**INSTRUCTIONS FOR THE TASK**
Among the entries below, find the lines with the word "matrix" and copy them.

--- DATA TO USE ---

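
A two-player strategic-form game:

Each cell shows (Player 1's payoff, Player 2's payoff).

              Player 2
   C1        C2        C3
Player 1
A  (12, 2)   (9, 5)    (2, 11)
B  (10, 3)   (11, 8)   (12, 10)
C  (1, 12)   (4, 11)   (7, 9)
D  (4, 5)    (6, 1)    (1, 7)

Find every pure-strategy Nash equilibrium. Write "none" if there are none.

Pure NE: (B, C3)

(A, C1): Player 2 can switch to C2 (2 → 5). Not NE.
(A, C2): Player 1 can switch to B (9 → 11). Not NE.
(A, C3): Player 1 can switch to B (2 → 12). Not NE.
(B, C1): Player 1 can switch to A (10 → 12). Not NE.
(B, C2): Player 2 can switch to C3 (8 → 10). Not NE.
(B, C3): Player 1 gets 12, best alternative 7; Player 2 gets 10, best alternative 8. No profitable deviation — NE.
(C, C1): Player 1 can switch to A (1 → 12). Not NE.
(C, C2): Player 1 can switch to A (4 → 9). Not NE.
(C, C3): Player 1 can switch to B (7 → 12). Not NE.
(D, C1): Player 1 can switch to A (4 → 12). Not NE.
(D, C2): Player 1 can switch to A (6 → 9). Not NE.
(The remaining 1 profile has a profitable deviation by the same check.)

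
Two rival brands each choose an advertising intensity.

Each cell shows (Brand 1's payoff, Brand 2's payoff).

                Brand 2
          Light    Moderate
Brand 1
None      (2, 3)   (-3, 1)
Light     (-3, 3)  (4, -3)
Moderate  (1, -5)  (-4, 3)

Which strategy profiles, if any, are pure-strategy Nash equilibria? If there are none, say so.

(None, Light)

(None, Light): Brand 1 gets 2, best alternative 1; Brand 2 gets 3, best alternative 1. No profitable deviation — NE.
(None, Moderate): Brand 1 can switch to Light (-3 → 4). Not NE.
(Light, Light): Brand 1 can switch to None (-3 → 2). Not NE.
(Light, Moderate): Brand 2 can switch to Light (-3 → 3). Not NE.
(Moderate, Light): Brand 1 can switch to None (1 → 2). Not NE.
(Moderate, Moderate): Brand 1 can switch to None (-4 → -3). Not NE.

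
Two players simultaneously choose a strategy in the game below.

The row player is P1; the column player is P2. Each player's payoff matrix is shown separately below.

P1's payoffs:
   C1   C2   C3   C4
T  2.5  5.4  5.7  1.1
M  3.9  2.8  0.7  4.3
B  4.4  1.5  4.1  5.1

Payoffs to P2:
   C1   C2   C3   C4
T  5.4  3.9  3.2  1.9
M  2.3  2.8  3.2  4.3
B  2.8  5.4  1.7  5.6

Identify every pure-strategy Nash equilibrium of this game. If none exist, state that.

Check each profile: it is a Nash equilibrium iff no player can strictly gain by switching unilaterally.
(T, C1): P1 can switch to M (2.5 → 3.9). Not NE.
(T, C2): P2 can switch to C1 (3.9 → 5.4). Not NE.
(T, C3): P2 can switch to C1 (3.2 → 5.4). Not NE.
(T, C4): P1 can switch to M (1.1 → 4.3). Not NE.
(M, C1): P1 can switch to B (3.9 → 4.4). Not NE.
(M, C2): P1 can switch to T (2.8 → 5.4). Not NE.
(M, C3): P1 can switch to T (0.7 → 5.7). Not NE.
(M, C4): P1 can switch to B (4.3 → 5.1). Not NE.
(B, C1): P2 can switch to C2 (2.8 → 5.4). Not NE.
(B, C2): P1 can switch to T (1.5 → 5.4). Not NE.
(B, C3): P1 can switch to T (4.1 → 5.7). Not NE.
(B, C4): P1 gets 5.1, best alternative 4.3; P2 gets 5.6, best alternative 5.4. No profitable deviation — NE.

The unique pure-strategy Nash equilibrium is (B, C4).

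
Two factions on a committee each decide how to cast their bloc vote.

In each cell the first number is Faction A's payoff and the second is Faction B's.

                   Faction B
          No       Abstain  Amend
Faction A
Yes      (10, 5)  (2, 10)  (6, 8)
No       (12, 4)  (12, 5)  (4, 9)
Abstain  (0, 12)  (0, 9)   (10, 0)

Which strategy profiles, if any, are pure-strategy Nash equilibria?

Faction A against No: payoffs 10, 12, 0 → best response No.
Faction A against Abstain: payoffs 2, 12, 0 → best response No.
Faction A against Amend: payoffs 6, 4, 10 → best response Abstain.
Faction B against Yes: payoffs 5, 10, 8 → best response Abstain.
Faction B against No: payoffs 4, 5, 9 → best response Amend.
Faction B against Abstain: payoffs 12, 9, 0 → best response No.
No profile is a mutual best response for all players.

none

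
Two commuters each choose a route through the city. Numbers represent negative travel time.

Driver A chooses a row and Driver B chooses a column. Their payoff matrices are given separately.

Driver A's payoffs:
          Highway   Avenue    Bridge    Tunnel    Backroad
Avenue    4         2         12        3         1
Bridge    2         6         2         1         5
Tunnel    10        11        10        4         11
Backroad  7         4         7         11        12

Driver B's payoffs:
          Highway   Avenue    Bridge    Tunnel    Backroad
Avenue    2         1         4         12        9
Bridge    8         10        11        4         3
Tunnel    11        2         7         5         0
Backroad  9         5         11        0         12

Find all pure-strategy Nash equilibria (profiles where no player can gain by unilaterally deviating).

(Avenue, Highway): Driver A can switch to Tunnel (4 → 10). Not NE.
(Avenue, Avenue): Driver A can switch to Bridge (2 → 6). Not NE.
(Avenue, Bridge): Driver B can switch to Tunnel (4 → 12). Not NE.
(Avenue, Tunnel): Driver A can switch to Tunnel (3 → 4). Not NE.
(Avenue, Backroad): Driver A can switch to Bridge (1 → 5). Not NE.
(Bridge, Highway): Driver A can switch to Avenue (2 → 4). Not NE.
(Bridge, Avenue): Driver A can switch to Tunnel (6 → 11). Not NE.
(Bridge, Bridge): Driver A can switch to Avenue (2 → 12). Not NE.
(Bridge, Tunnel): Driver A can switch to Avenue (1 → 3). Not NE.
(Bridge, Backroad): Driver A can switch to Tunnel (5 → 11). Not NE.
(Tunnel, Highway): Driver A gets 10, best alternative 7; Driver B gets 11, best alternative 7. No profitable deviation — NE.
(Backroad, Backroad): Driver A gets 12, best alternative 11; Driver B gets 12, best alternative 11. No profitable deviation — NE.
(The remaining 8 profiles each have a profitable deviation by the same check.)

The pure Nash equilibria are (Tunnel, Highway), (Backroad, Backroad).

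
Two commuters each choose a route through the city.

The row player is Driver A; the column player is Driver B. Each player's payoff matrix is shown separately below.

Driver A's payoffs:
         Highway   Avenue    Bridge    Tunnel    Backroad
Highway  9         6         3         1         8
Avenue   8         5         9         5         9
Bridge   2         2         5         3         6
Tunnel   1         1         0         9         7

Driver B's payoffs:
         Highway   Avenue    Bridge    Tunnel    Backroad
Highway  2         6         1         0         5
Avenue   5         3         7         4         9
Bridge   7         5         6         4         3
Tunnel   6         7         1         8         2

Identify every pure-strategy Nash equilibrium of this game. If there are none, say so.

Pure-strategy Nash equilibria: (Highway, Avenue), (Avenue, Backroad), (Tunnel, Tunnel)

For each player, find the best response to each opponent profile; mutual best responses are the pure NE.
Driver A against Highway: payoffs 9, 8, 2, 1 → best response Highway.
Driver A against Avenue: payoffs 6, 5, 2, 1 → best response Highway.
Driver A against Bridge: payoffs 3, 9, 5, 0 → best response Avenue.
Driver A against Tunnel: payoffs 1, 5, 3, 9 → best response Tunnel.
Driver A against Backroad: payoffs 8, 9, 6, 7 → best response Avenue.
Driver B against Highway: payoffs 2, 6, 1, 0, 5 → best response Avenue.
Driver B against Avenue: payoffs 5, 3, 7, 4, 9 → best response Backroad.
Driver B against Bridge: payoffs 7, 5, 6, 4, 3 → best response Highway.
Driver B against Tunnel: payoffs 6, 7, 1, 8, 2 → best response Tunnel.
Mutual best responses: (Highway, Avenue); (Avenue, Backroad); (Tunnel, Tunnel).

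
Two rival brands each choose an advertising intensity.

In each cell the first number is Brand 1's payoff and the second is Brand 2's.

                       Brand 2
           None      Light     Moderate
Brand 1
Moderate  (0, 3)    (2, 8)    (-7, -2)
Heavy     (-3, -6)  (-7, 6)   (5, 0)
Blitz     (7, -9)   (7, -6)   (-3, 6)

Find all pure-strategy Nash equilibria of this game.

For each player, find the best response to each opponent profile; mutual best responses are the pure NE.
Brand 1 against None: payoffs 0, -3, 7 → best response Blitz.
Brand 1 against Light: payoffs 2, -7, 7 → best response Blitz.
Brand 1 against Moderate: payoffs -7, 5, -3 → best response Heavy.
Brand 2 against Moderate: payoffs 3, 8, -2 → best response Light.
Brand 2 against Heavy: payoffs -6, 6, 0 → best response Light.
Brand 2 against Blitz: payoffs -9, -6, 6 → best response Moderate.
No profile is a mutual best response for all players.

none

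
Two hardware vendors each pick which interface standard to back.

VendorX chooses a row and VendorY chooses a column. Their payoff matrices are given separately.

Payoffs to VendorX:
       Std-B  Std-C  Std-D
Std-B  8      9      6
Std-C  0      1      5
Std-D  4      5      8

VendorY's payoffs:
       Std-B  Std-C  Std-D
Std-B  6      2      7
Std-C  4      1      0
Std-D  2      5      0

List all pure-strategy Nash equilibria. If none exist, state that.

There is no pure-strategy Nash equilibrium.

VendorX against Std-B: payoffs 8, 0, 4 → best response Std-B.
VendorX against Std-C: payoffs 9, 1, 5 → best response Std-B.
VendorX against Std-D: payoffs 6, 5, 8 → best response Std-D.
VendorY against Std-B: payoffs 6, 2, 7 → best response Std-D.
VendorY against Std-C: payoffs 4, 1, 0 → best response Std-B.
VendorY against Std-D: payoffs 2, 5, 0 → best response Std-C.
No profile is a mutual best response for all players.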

---

**TASK SOLUTION**
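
The row player is P1; the column player is P2. Each player's payoff matrix is shown separately below.
The row player is Driver A; the column player is Driver B. Each player's payoff matrix is shown separately below.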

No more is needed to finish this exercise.